• **Assignment**: Return every entry from the listing below unaltered.

• **Source records**:

=== Begin Enclosure ===

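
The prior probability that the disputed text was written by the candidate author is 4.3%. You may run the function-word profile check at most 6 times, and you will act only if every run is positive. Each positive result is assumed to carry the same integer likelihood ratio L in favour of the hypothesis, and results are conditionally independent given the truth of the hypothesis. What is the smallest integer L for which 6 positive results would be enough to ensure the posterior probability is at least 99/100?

Prior odds = 0.043/0.957 = 43/957.
Target odds = 0.99/0.01 = 99.
Need L⁶ ≥ 99 ÷ (43/957) = 94743/43.
3⁶ = 729 < 94743/43 ≤ 4096 = 4⁶, so L = 4.

4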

=== End Enclosure ===

• **Answer**:
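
The prior probability that the disputed text was written by the candidate author is 4.3%. You may run the function-word profile check at most 6 times, and you will act only if every run is positive. Each positive result is assumed to carry the same integer likelihood ratio L in favour of the hypothesis, and results are conditionally independent given the truth of the hypothesis. What is the smallest integer L for which 6 positive results would be enough to ensure the posterior probability is at least 99/100?

Prior odds = 0.043/0.957 = 43/957.
Target odds = 0.99/0.01 = 99.
Need L⁶ ≥ 99 ÷ (43/957) = 94743/43.
3⁶ = 729 < 94743/43 ≤ 4096 = 4⁶, so L = 4.

4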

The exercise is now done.